(Stored data)
BEGIN

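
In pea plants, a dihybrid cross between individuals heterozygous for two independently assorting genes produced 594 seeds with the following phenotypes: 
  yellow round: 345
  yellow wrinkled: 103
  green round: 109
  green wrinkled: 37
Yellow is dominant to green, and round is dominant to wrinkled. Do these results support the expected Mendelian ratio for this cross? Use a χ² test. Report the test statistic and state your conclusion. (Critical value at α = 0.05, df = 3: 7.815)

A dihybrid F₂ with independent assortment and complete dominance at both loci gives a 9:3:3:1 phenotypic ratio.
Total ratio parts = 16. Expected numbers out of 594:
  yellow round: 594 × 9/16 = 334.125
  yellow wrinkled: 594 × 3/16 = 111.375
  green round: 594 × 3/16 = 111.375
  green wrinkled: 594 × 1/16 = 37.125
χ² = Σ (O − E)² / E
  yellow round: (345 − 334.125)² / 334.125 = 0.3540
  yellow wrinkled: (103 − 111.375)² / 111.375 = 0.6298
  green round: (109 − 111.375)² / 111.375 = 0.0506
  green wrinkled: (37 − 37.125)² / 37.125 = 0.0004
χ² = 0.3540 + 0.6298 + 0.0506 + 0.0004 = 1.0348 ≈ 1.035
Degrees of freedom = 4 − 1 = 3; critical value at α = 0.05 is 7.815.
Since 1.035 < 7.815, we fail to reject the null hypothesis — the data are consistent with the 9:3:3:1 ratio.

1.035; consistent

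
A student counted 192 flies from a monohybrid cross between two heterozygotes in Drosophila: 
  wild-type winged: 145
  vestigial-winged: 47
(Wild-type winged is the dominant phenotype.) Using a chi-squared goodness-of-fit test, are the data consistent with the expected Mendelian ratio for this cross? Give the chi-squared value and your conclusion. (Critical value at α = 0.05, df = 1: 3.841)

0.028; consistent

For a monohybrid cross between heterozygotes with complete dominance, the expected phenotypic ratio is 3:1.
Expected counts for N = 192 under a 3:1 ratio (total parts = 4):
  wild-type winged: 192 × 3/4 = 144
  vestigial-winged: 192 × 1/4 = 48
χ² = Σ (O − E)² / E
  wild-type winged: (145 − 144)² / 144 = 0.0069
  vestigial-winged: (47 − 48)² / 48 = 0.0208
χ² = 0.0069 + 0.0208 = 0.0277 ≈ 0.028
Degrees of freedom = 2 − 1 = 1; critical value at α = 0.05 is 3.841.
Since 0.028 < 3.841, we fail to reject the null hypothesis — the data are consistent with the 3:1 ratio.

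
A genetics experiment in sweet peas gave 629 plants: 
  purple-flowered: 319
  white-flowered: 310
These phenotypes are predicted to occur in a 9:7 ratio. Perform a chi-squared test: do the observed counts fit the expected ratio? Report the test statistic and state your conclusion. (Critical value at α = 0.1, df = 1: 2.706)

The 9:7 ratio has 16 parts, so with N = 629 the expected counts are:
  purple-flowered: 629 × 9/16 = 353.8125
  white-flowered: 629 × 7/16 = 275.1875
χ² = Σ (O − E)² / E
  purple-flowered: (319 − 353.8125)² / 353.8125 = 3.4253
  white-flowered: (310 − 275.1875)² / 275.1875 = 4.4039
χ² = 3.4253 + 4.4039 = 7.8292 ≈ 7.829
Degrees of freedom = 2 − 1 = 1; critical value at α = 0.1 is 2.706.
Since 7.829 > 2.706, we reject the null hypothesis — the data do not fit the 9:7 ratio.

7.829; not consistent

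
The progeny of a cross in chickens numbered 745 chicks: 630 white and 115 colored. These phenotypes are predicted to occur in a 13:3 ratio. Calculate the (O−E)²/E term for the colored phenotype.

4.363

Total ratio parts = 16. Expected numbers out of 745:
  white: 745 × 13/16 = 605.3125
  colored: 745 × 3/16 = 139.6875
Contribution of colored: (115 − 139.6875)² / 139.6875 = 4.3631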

END

■ Work instructions ■
From the first line of the records above down to the line containing "green wrinkled: 37", repeat each line exactly as written. Include both of those lines and add nothing.

■ Exercise solution ■
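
In pea plants, a dihybrid cross between individuals heterozygous for two independently assorting genes produced 594 seeds with the following phenotypes: 
  yellow round: 345
  yellow wrinkled: 103
  green round: 109
  green wrinkled: 37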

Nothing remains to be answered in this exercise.